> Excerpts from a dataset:
· · · · ·
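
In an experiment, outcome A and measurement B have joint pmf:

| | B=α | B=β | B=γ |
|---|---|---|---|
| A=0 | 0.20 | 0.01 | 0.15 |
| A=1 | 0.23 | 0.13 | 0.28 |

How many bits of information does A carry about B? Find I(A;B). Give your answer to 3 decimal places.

0.061 bits

Marginals: p(A) = (0.3600, 0.6400), p(B) = (0.4300, 0.1400, 0.4300).
I(A;B) = Σ p(x,y)·log₂[p(x,y)/(p(x)p(y))].
  (0,α): 0.20·log₂(1.2920) = 0.0739
  (0,β): 0.01·log₂(0.1984) = -0.0233
  (0,γ): 0.15·log₂(0.9690) = -0.0068
  (1,α): 0.23·log₂(0.8358) = -0.0595
  (1,β): 0.13·log₂(1.4509) = 0.0698
  (1,γ): 0.28·log₂(1.0174) = 0.0070
Sum = 0.061 bits.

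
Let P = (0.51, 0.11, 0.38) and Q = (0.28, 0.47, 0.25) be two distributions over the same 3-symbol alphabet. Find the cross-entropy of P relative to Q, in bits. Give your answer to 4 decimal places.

H(P,Q) = −Σ p·log₂ q.
  −0.51·log₂(0.28) = 0.93662
  −0.11·log₂(0.47) = 0.11982
  −0.38·log₂(0.25) = 0.76000
H(P,Q) = 1.8164 bits.

1.8164 bits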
· · · · ·
> The task: Once more, write all of the records exactly as given.

> Answer for the task:
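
In an experiment, outcome A and measurement B have joint pmf:

| | B=α | B=β | B=γ |
|---|---|---|---|
| A=0 | 0.20 | 0.01 | 0.15 |
| A=1 | 0.23 | 0.13 | 0.28 |

How many bits of information does A carry about B? Find I(A;B). Give your answer to 3 decimal places.

0.061 bits

Marginals: p(A) = (0.3600, 0.6400), p(B) = (0.4300, 0.1400, 0.4300).
I(A;B) = Σ p(x,y)·log₂[p(x,y)/(p(x)p(y))].
  (0,α): 0.20·log₂(1.2920) = 0.0739
  (0,β): 0.01·log₂(0.1984) = -0.0233
  (0,γ): 0.15·log₂(0.9690) = -0.0068
  (1,α): 0.23·log₂(0.8358) = -0.0595
  (1,β): 0.13·log₂(1.4509) = 0.0698
  (1,γ): 0.28·log₂(1.0174) = 0.0070
Sum = 0.061 bits.

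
Let P = (0.51, 0.11, 0.38) and Q = (0.28, 0.47, 0.25) be two distributions over the same 3-symbol alphabet. Find the cross-entropy of P relative to Q, in bits. Give your answer to 4 decimal places.

H(P,Q) = −Σ p·log₂ q.
  −0.51·log₂(0.28) = 0.93662
  −0.11·log₂(0.47) = 0.11982
  −0.38·log₂(0.25) = 0.76000
H(P,Q) = 1.8164 bits.

1.8164 bits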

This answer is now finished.